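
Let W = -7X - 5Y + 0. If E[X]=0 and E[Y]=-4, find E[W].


E[-7X - 5Y + 0] = -7*E[X] - 5*E[Y] + 0
= (-7)*(0) + (-5)*(-4) + (0)
= 0 + 20 + 0 = 20

20


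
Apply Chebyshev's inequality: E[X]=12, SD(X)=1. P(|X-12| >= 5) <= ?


k = 5/1 = 5
Chebyshev: P(|X-mu| >= k*sigma) <= 1/k^2 = 1/5^2 = 1/25

1/25


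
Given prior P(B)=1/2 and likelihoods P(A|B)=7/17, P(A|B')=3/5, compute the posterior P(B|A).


P(A) = P(A|B)P(B) + P(A|B')P(B') = 7/17*1/2 + 3/5*1/2 = 43/85
P(B|A) = P(A|B)P(B)/P(A) = (7/34)/(43/85) = 35/86

35/86


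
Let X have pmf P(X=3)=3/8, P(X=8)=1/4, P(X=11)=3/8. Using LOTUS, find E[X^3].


E[X^3] = sum(g(x)*P(x))
= 27*3/8 + 512*1/4 + 1331*3/8
= 2549/4

2549/4


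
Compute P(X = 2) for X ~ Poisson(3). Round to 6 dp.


P(X=2) = e^(-3) * 3^2 / 2!
≈ 0.04978706837 * 9 / 2
≈ 0.224042

0.224042


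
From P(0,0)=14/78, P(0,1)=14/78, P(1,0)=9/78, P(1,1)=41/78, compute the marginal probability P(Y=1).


P(Y=1) = P(0,1)+P(1,1) = 14/78 + 41/78 = 55/78

55/78


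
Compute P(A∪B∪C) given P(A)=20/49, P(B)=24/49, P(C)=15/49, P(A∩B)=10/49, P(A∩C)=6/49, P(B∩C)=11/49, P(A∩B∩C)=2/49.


P(A∪B∪C) = P(A)+P(B)+P(C) - P(AB)-P(AC)-P(BC) + P(ABC)
= 20/49+24/49+15/49 - 10/49-6/49-11/49 + 2/49
= 34/49

34/49


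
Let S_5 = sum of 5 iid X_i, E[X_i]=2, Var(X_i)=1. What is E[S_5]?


E[S_n] = n*E[X_1] = 5*2 = 10

10


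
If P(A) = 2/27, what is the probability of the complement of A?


P(A') = 1 - P(A) = 1 - 2/27 = 25/27

25/27


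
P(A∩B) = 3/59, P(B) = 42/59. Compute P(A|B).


P(A|B) = P(A∩B)/P(B) = (3/59)/(42/59) = 3/42 = 1/14

1/14


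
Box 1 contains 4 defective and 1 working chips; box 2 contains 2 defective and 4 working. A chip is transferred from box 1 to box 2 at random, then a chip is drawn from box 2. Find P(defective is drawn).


P(transfer defective) = 4/5; P(transfer working) = 1/5
If defective transferred: Urn II has 3 defective of 7, so P(defective|defective moved) = 3/7
If working transferred: Urn II has 2 defective of 7, so P(defective|working moved) = 2/7
By total probability: P(defective) = 4/5*3/7 + 1/5*2/7 = 2/5

2/5


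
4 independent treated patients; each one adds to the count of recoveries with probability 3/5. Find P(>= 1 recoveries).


P(at least one) = 1 - P(none)
P(none) = (1 - 3/5)^4 = (2/5)^4 = 16/625
P(at least one) = 1 - 16/625 = 609/625

609/625


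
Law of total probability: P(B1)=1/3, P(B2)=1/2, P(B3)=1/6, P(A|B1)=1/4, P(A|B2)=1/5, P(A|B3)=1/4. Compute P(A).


P(A) = P(A|B1)P(B1) + P(A|B2)P(B2) + P(A|B3)P(B3)
= 1/4*1/3 + 1/5*1/2 + 1/4*1/6
= 1/12 + 1/10 + 1/24 = 9/40

9/40


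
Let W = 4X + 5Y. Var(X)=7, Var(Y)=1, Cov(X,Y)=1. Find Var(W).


Var(4X + 5Y) = 4^2*Var(X) + 5^2*Var(Y) + 2*4*5*Cov(X,Y)
= 16*7 + 25*1 + 40*1
= 112 + 25 + 40 = 177

177


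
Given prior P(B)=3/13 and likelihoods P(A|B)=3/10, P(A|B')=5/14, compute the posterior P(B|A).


P(A) = P(A|B)P(B) + P(A|B')P(B') = 3/10*3/13 + 5/14*10/13 = 313/910
P(B|A) = P(A|B)P(B)/P(A) = (9/130)/(313/910) = 63/313

63/313


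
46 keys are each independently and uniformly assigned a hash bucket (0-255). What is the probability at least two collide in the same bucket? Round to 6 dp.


P(all different) = prod((256-i)/256 for i=0..45) = 0.013483
P(at least one match) = 1 - 0.013483 = 0.986517

0.986517


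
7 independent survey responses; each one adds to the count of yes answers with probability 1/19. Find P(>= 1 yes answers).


P(at least one) = 1 - P(none)
P(none) = (1 - 1/19)^7 = (18/19)^7 = 612220032/893871739
P(at least one) = 1 - 612220032/893871739 = 281651707/893871739

281651707/893871739


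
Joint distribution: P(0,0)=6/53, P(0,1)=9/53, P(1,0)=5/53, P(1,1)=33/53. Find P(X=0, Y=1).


Read from table: P(X=0, Y=1) = 9/53

9/53


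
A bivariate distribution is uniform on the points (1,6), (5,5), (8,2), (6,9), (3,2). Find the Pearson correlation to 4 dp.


Cov(X,Y) = -0.6800, Var(X) = 5.8400, Var(Y) = 6.9600
rho = Cov/(sqrt(VarX)*sqrt(VarY)) = -0.1067

-0.1067


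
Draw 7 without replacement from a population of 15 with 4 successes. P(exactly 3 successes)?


P(X=3) = C(4,3)*C(11,4) / C(15,7)
= 4*330 / 6435
= 1320/6435 = 8/39

8/39


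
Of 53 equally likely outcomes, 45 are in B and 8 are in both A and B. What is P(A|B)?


P(A|B) = P(A∩B)/P(B) = (8/53)/(45/53) = 8/45

8/45


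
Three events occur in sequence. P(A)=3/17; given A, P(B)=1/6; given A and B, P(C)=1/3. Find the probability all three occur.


P(A∩B∩C) = P(A) * P(B|A) * P(C|A∩B)
= 3/17 * 1/6 * 1/3
= 1/34 * 1/3 = 1/102

1/102


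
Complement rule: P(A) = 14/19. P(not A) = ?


P(A') = 1 - P(A) = 1 - 14/19 = 5/19

5/19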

★ ★ ★ ★

• **PROBLEM DETAILS**
Give back each record, exactly as it reads.

• **RESPONSE AREA**
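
Let W = -7X - 5Y + 0. If E[X]=0 and E[Y]=-4, find E[W].


E[-7X - 5Y + 0] = -7*E[X] - 5*E[Y] + 0
= (-7)*(0) + (-5)*(-4) + (0)
= 0 + 20 + 0 = 20

20


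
Apply Chebyshev's inequality: E[X]=12, SD(X)=1. P(|X-12| >= 5) <= ?


k = 5/1 = 5
Chebyshev: P(|X-mu| >= k*sigma) <= 1/k^2 = 1/5^2 = 1/25

1/25


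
Given prior P(B)=1/2 and likelihoods P(A|B)=7/17, P(A|B')=3/5, compute the posterior P(B|A).


P(A) = P(A|B)P(B) + P(A|B')P(B') = 7/17*1/2 + 3/5*1/2 = 43/85
P(B|A) = P(A|B)P(B)/P(A) = (7/34)/(43/85) = 35/86

35/86


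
Let X have pmf P(X=3)=3/8, P(X=8)=1/4, P(X=11)=3/8. Using LOTUS, find E[X^3].


E[X^3] = sum(g(x)*P(x))
= 27*3/8 + 512*1/4 + 1331*3/8
= 2549/4

2549/4


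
Compute P(X = 2) for X ~ Poisson(3). Round to 6 dp.


P(X=2) = e^(-3) * 3^2 / 2!
≈ 0.04978706837 * 9 / 2
≈ 0.224042

0.224042


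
From P(0,0)=14/78, P(0,1)=14/78, P(1,0)=9/78, P(1,1)=41/78, compute the marginal probability P(Y=1).


P(Y=1) = P(0,1)+P(1,1) = 14/78 + 41/78 = 55/78

55/78


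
Compute P(A∪B∪C) given P(A)=20/49, P(B)=24/49, P(C)=15/49, P(A∩B)=10/49, P(A∩C)=6/49, P(B∩C)=11/49, P(A∩B∩C)=2/49.


P(A∪B∪C) = P(A)+P(B)+P(C) - P(AB)-P(AC)-P(BC) + P(ABC)
= 20/49+24/49+15/49 - 10/49-6/49-11/49 + 2/49
= 34/49

34/49


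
Let S_5 = sum of 5 iid X_i, E[X_i]=2, Var(X_i)=1. What is E[S_5]?


E[S_n] = n*E[X_1] = 5*2 = 10

10


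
If P(A) = 2/27, what is the probability of the complement of A?


P(A') = 1 - P(A) = 1 - 2/27 = 25/27

25/27


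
P(A∩B) = 3/59, P(B) = 42/59. Compute P(A|B).


P(A|B) = P(A∩B)/P(B) = (3/59)/(42/59) = 3/42 = 1/14

1/14


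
Box 1 contains 4 defective and 1 working chips; box 2 contains 2 defective and 4 working. A chip is transferred from box 1 to box 2 at random, then a chip is drawn from box 2. Find P(defective is drawn).


P(transfer defective) = 4/5; P(transfer working) = 1/5
If defective transferred: Urn II has 3 defective of 7, so P(defective|defective moved) = 3/7
If working transferred: Urn II has 2 defective of 7, so P(defective|working moved) = 2/7
By total probability: P(defective) = 4/5*3/7 + 1/5*2/7 = 2/5

2/5


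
4 independent treated patients; each one adds to the count of recoveries with probability 3/5. Find P(>= 1 recoveries).


P(at least one) = 1 - P(none)
P(none) = (1 - 3/5)^4 = (2/5)^4 = 16/625
P(at least one) = 1 - 16/625 = 609/625

609/625


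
Law of total probability: P(B1)=1/3, P(B2)=1/2, P(B3)=1/6, P(A|B1)=1/4, P(A|B2)=1/5, P(A|B3)=1/4. Compute P(A).


P(A) = P(A|B1)P(B1) + P(A|B2)P(B2) + P(A|B3)P(B3)
= 1/4*1/3 + 1/5*1/2 + 1/4*1/6
= 1/12 + 1/10 + 1/24 = 9/40

9/40


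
Let W = 4X + 5Y. Var(X)=7, Var(Y)=1, Cov(X,Y)=1. Find Var(W).


Var(4X + 5Y) = 4^2*Var(X) + 5^2*Var(Y) + 2*4*5*Cov(X,Y)
= 16*7 + 25*1 + 40*1
= 112 + 25 + 40 = 177

177


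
Given prior P(B)=3/13 and likelihoods P(A|B)=3/10, P(A|B')=5/14, compute the posterior P(B|A).


P(A) = P(A|B)P(B) + P(A|B')P(B') = 3/10*3/13 + 5/14*10/13 = 313/910
P(B|A) = P(A|B)P(B)/P(A) = (9/130)/(313/910) = 63/313

63/313


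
46 keys are each independently and uniformly assigned a hash bucket (0-255). What is the probability at least two collide in the same bucket? Round to 6 dp.


P(all different) = prod((256-i)/256 for i=0..45) = 0.013483
P(at least one match) = 1 - 0.013483 = 0.986517

0.986517


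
7 independent survey responses; each one adds to the count of yes answers with probability 1/19. Find P(>= 1 yes answers).


P(at least one) = 1 - P(none)
P(none) = (1 - 1/19)^7 = (18/19)^7 = 612220032/893871739
P(at least one) = 1 - 612220032/893871739 = 281651707/893871739

281651707/893871739


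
Joint distribution: P(0,0)=6/53, P(0,1)=9/53, P(1,0)=5/53, P(1,1)=33/53. Find P(X=0, Y=1).


Read from table: P(X=0, Y=1) = 9/53

9/53


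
A bivariate distribution is uniform on the points (1,6), (5,5), (8,2), (6,9), (3,2). Find the Pearson correlation to 4 dp.


Cov(X,Y) = -0.6800, Var(X) = 5.8400, Var(Y) = 6.9600
rho = Cov/(sqrt(VarX)*sqrt(VarY)) = -0.1067

-0.1067


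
Draw 7 without replacement from a population of 15 with 4 successes. P(exactly 3 successes)?


P(X=3) = C(4,3)*C(11,4) / C(15,7)
= 4*330 / 6435
= 1320/6435 = 8/39

8/39


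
Of 53 equally likely outcomes, 45 are in B and 8 are in both A and B. What is P(A|B)?


P(A|B) = P(A∩B)/P(B) = (8/53)/(45/53) = 8/45

8/45


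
Three events occur in sequence. P(A)=3/17; given A, P(B)=1/6; given A and B, P(C)=1/3. Find the probability all three occur.


P(A∩B∩C) = P(A) * P(B|A) * P(C|A∩B)
= 3/17 * 1/6 * 1/3
= 1/34 * 1/3 = 1/102

1/102


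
Complement rule: P(A) = 14/19. P(not A) = ?


P(A') = 1 - P(A) = 1 - 14/19 = 5/19

5/19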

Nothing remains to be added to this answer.